DATA TO PROCESS
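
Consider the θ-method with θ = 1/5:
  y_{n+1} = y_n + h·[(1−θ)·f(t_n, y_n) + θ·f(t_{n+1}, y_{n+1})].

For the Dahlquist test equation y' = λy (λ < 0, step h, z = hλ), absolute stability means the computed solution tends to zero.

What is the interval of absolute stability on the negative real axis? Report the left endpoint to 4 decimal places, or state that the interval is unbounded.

z∈(-3.3333,0).

Set f=λy, z=hλ:
  y_{n+1} = y_n + z·[4/5·y_n + 1/5·y_{n+1}] ⇒ (1 − 1/5z)y_{n+1} = (1 + 4/5z)y_n
  Hence R(z) = (1 + 4/5z)/(1 − 1/5z).

Need |R(x)|<1, x<0.
x=-1.13: |R|=0.0783
R=−1: 1+4/5x = −1+1/5x ⇒ -3/5x=2 ⇒ x=2/(-3/5)=-3.3333
Confirm numerically:
  x=-3.007: |R|=0.87773 <1
  x=-2.544: |R|=0.68611 <1
  x=-2.186: |R|=0.52101 <1
  x=-2.013: |R|=0.43519 <1
  x=-3.826: |R|=1.16746 >1
  x=-3.758: |R|=1.14547 >1
Interval (-3.3333, 0).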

PROMPT
Nothing may be omitted; retype every record exactly.

REPLY TO THE EXERCISE
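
Consider the θ-method with θ = 1/5:
  y_{n+1} = y_n + h·[(1−θ)·f(t_n, y_n) + θ·f(t_{n+1}, y_{n+1})].

For the Dahlquist test equation y' = λy (λ < 0, step h, z = hλ), absolute stability means the computed solution tends to zero.

What is the interval of absolute stability on the negative real axis? Report the left endpoint to 4 decimal places, or state that the interval is unbounded.

z∈(-3.3333,0).

Set f=λy, z=hλ:
  y_{n+1} = y_n + z·[4/5·y_n + 1/5·y_{n+1}] ⇒ (1 − 1/5z)y_{n+1} = (1 + 4/5z)y_n
  Hence R(z) = (1 + 4/5z)/(1 − 1/5z).

Need |R(x)|<1, x<0.
x=-1.13: |R|=0.0783
R=−1: 1+4/5x = −1+1/5x ⇒ -3/5x=2 ⇒ x=2/(-3/5)=-3.3333
Confirm numerically:
  x=-3.007: |R|=0.87773 <1
  x=-2.544: |R|=0.68611 <1
  x=-2.186: |R|=0.52101 <1
  x=-2.013: |R|=0.43519 <1
  x=-3.826: |R|=1.16746 >1
  x=-3.758: |R|=1.14547 >1
Interval (-3.3333, 0).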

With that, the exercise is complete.